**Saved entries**
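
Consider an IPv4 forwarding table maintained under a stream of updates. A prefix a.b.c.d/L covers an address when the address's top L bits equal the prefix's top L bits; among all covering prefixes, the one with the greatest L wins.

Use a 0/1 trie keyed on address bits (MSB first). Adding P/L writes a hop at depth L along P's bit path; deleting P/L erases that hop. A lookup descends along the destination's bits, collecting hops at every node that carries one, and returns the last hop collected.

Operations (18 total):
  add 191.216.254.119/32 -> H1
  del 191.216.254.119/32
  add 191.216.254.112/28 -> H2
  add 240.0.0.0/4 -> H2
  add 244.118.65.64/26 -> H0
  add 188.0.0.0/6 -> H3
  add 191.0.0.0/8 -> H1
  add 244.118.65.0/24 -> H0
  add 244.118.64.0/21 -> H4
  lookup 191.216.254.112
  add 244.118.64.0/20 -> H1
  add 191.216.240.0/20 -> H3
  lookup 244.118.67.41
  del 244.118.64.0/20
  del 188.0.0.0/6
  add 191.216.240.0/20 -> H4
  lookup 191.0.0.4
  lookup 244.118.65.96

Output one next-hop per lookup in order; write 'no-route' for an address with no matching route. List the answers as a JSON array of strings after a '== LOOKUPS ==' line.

Trace:
  + 191.216.254.119/32 (H1) depth=32
  - 191.216.254.119/32 clear@32
  + 191.216.254.112/28 (H2) depth=28
  + 240.0.0.0/4 (H2) depth=4
  + 244.118.65.64/26 (H0) depth=26
  + 188.0.0.0/6 (H3) depth=6
  + 191.0.0.0/8 (H1) depth=8
  + 244.118.65.0/24 (H0) depth=24
  + 244.118.64.0/21 (H4) depth=21
  lookup 191.216.254.112: bits 10111111110110001111111001110 walk d0:-→d1:-→d2:-→d3:-→d4:-→d5:-→d6:H3→d7:-→d8:H1→d9:-→d10:-→d11:-→d12:-→d13:-→d14:-→d15:-→d16:-→d17:-→d18:-→d19:-→d20:-→d21:-→d22:-→d23:-→d24:-→d25:-→d26:-→d27:-→d28:H2→d29:- -> H2
  + 244.118.64.0/20 (H1) depth=20
  + 191.216.240.0/20 (H3) depth=20
  lookup 244.118.67.41: bits 1111010001110110010000 walk d0:-→d1:-→d2:-→d3:-→d4:H2→d5:-→d6:-→d7:-→d8:-→d9:-→d10:-→d11:-→d12:-→d13:-→d14:-→d15:-→d16:-→d17:-→d18:-→d19:-→d20:H1→d21:H4→d22:- -> H4
  - 244.118.64.0/20 clear@20
  - 188.0.0.0/6 clear@6
  + 191.216.240.0/20 (H4) depth=20
  lookup 191.0.0.4: bits 10111111 walk d0:-→d1:-→d2:-→d3:-→d4:-→d5:-→d6:-→d7:-→d8:H1 -> H1
  lookup 244.118.65.96: bits 11110100011101100100000101 walk d0:-→d1:-→d2:-→d3:-→d4:H2→d5:-→d6:-→d7:-→d8:-→d9:-→d10:-→d11:-→d12:-→d13:-→d14:-→d15:-→d16:-→d17:-→d18:-→d19:-→d20:-→d21:H4→d22:-→d23:-→d24:H0→d25:-→d26:H0 -> H0

== LOOKUPS ==
["H2","H4","H1","H0"]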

**Exercise instructions**
What is needed is a faithful transcription of every entry.

**Task output**
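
Consider an IPv4 forwarding table maintained under a stream of updates. A prefix a.b.c.d/L covers an address when the address's top L bits equal the prefix's top L bits; among all covering prefixes, the one with the greatest L wins.

Use a 0/1 trie keyed on address bits (MSB first). Adding P/L writes a hop at depth L along P's bit path; deleting P/L erases that hop. A lookup descends along the destination's bits, collecting hops at every node that carries one, and returns the last hop collected.

Operations (18 total):
  add 191.216.254.119/32 -> H1
  del 191.216.254.119/32
  add 191.216.254.112/28 -> H2
  add 240.0.0.0/4 -> H2
  add 244.118.65.64/26 -> H0
  add 188.0.0.0/6 -> H3
  add 191.0.0.0/8 -> H1
  add 244.118.65.0/24 -> H0
  add 244.118.64.0/21 -> H4
  lookup 191.216.254.112
  add 244.118.64.0/20 -> H1
  add 191.216.240.0/20 -> H3
  lookup 244.118.67.41
  del 244.118.64.0/20
  del 188.0.0.0/6
  add 191.216.240.0/20 -> H4
  lookup 191.0.0.4
  lookup 244.118.65.96

Output one next-hop per lookup in order; write 'no-route' for an address with no matching route. List the answers as a JSON array of strings after a '== LOOKUPS ==' line.

Trace:
  + 191.216.254.119/32 (H1) depth=32
  - 191.216.254.119/32 clear@32
  + 191.216.254.112/28 (H2) depth=28
  + 240.0.0.0/4 (H2) depth=4
  + 244.118.65.64/26 (H0) depth=26
  + 188.0.0.0/6 (H3) depth=6
  + 191.0.0.0/8 (H1) depth=8
  + 244.118.65.0/24 (H0) depth=24
  + 244.118.64.0/21 (H4) depth=21
  lookup 191.216.254.112: bits 10111111110110001111111001110 walk d0:-→d1:-→d2:-→d3:-→d4:-→d5:-→d6:H3→d7:-→d8:H1→d9:-→d10:-→d11:-→d12:-→d13:-→d14:-→d15:-→d16:-→d17:-→d18:-→d19:-→d20:-→d21:-→d22:-→d23:-→d24:-→d25:-→d26:-→d27:-→d28:H2→d29:- -> H2
  + 244.118.64.0/20 (H1) depth=20
  + 191.216.240.0/20 (H3) depth=20
  lookup 244.118.67.41: bits 1111010001110110010000 walk d0:-→d1:-→d2:-→d3:-→d4:H2→d5:-→d6:-→d7:-→d8:-→d9:-→d10:-→d11:-→d12:-→d13:-→d14:-→d15:-→d16:-→d17:-→d18:-→d19:-→d20:H1→d21:H4→d22:- -> H4
  - 244.118.64.0/20 clear@20
  - 188.0.0.0/6 clear@6
  + 191.216.240.0/20 (H4) depth=20
  lookup 191.0.0.4: bits 10111111 walk d0:-→d1:-→d2:-→d3:-→d4:-→d5:-→d6:-→d7:-→d8:H1 -> H1
  lookup 244.118.65.96: bits 11110100011101100100000101 walk d0:-→d1:-→d2:-→d3:-→d4:H2→d5:-→d6:-→d7:-→d8:-→d9:-→d10:-→d11:-→d12:-→d13:-→d14:-→d15:-→d16:-→d17:-→d18:-→d19:-→d20:-→d21:H4→d22:-→d23:-→d24:H0→d25:-→d26:H0 -> H0

== LOOKUPS ==
["H2","H4","H1","H0"]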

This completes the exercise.